(Entries taken from a collection)

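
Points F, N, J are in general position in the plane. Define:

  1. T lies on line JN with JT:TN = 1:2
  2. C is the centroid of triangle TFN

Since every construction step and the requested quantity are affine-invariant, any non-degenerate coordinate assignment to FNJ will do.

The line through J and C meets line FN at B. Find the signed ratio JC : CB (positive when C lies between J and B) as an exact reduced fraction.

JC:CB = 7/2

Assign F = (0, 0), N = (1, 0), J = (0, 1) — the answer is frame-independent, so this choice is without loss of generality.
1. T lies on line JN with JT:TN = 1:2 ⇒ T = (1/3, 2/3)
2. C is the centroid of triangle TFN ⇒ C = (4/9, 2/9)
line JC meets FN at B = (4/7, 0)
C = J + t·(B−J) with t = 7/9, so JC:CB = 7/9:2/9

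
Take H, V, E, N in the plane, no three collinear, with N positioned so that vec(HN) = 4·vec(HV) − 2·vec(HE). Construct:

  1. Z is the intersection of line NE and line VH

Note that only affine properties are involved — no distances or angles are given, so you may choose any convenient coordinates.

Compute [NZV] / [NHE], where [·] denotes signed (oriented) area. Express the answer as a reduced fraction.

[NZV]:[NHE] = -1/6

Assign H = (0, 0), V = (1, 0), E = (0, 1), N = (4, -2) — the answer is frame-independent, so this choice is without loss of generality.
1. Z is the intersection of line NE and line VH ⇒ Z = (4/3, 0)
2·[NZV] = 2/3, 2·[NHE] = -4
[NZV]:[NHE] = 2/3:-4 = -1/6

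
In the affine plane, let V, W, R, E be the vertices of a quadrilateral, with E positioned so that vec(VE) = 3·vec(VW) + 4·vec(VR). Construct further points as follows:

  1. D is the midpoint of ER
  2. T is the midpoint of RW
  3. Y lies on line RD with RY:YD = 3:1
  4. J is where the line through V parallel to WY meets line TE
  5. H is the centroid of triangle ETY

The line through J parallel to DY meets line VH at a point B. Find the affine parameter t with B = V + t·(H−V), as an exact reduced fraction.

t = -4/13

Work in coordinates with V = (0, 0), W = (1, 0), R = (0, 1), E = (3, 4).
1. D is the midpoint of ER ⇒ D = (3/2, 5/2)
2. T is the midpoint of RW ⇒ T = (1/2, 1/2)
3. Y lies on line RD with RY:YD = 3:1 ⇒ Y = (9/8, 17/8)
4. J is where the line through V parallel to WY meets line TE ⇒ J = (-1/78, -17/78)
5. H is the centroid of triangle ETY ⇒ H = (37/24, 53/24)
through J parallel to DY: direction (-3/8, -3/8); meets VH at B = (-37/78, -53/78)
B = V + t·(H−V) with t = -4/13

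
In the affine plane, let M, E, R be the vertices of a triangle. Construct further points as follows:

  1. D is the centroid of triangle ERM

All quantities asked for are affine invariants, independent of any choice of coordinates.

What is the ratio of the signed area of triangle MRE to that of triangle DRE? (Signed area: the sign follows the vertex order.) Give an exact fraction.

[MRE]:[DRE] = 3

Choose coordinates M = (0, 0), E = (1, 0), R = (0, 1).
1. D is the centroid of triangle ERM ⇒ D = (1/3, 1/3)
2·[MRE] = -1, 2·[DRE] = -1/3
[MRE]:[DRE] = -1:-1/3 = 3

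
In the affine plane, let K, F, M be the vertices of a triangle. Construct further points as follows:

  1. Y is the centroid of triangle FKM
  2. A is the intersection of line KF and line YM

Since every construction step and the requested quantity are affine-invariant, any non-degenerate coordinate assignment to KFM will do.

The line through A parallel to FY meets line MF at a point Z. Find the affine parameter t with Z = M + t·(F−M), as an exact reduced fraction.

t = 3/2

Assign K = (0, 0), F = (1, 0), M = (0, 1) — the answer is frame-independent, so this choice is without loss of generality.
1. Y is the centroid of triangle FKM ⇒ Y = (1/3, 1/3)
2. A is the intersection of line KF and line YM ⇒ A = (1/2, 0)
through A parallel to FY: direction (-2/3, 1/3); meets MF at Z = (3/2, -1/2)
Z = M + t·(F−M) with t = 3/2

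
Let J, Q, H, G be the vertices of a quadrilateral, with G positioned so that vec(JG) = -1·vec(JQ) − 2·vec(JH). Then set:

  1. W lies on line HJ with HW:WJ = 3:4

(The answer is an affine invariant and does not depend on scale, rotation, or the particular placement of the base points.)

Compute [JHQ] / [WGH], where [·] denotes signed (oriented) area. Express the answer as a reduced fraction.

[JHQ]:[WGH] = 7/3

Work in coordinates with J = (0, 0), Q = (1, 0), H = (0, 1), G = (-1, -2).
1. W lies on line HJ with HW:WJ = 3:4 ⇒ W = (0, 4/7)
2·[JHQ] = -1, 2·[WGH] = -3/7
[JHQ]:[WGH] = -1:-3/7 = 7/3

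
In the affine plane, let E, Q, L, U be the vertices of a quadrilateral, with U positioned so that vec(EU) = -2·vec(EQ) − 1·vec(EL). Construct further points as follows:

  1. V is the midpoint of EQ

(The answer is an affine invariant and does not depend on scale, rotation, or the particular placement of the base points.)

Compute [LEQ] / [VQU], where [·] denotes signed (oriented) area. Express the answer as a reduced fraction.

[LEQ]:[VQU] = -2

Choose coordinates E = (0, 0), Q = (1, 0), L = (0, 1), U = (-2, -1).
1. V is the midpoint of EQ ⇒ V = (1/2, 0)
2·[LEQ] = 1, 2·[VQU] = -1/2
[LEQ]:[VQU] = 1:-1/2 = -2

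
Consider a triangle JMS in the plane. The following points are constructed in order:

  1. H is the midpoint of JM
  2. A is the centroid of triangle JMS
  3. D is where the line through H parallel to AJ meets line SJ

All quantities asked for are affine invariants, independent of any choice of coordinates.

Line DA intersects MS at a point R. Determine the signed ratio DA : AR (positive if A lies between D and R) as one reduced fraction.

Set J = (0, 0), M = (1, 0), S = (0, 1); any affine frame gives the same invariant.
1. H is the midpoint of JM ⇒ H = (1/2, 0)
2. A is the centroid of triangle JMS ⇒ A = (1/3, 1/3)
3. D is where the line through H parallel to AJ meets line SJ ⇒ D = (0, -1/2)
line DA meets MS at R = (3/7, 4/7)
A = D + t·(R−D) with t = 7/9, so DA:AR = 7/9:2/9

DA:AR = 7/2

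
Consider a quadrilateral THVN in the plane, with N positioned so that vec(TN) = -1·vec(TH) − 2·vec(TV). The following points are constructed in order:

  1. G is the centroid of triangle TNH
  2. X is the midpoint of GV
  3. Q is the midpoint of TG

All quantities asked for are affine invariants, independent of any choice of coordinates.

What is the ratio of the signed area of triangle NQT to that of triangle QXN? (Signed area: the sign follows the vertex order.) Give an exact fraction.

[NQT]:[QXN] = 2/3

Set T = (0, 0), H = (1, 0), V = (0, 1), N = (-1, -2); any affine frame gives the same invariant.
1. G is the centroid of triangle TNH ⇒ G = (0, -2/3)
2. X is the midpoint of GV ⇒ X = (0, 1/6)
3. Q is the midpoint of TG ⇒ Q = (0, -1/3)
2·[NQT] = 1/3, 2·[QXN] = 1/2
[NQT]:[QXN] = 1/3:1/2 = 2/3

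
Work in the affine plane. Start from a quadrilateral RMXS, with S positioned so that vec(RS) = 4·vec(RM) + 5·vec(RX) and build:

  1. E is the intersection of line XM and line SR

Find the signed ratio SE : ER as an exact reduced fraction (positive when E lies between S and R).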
--
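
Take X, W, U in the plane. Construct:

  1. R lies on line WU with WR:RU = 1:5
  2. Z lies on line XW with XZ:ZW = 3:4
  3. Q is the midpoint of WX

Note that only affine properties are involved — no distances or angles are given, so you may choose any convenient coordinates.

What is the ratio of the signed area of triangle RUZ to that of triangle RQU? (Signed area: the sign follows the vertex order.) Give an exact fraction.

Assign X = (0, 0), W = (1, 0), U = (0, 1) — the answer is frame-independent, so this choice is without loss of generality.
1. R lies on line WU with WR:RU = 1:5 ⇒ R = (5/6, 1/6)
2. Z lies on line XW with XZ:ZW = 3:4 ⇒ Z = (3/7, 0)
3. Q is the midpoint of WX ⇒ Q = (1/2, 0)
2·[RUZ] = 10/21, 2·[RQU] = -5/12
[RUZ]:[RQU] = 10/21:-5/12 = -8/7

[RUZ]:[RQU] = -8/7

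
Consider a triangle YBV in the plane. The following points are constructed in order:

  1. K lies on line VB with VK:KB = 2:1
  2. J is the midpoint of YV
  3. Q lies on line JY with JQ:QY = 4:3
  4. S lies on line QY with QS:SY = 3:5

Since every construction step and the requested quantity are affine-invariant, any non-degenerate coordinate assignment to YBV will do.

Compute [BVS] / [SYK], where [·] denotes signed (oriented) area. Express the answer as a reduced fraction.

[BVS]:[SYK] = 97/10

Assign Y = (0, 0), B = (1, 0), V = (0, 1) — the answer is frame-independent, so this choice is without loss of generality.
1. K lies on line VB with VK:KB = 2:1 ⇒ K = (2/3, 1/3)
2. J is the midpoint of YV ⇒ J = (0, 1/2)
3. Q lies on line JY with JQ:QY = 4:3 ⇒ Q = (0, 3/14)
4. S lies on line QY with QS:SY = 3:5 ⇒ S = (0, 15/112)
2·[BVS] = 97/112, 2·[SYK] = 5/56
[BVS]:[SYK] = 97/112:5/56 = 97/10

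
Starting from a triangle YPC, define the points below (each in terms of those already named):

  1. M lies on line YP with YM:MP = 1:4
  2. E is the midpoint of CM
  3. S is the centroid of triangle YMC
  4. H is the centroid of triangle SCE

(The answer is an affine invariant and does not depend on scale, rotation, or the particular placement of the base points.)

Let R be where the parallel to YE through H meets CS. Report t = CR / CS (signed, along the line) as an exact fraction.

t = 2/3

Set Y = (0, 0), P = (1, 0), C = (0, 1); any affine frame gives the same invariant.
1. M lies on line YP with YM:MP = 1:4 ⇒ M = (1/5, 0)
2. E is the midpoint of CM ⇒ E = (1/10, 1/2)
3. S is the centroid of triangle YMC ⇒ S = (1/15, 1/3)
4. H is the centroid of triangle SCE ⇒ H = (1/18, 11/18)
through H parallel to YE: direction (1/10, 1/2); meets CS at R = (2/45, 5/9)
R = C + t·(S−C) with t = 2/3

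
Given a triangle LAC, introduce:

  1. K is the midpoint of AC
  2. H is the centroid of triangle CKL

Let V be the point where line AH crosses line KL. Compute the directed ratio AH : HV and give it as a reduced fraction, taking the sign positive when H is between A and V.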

**Problem requirements**
Using the records, find the number of lines in which the string "Consider" occurs. Reply with that number alone.

**Response box**
3